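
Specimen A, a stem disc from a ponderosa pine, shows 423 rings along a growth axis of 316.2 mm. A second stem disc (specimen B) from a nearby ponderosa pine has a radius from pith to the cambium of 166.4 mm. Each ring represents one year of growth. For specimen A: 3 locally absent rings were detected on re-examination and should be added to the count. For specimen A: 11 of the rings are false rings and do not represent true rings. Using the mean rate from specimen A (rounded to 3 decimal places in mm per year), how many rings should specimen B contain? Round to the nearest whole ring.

218 rings

Specimen A: after corrections the count is 423 − 11 + 3 = 415 rings.
A: 316.2 mm over 415 years gives 316.2 / 415 ≈ 0.762 mm/yr.
For B, 166.4 / 0.762 = 218.37 years ≈ 218 rings.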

————

Your response should consist of the data above, duplicated exactly.

» **Output below**
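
Specimen A, a stem disc from a ponderosa pine, shows 423 rings along a growth axis of 316.2 mm. A second stem disc (specimen B) from a nearby ponderosa pine has a radius from pith to the cambium of 166.4 mm. Each ring represents one year of growth. For specimen A: 3 locally absent rings were detected on re-examination and should be added to the count. For specimen A: 11 of the rings are false rings and do not represent true rings. Using the mean rate from specimen A (rounded to 3 decimal places in mm per year), how many rings should specimen B contain? Round to the nearest whole ring.

218 rings

Specimen A: after corrections the count is 423 − 11 + 3 = 415 rings.
A: 316.2 mm over 415 years gives 316.2 / 415 ≈ 0.762 mm/yr.
For B, 166.4 / 0.762 = 218.37 years ≈ 218 rings.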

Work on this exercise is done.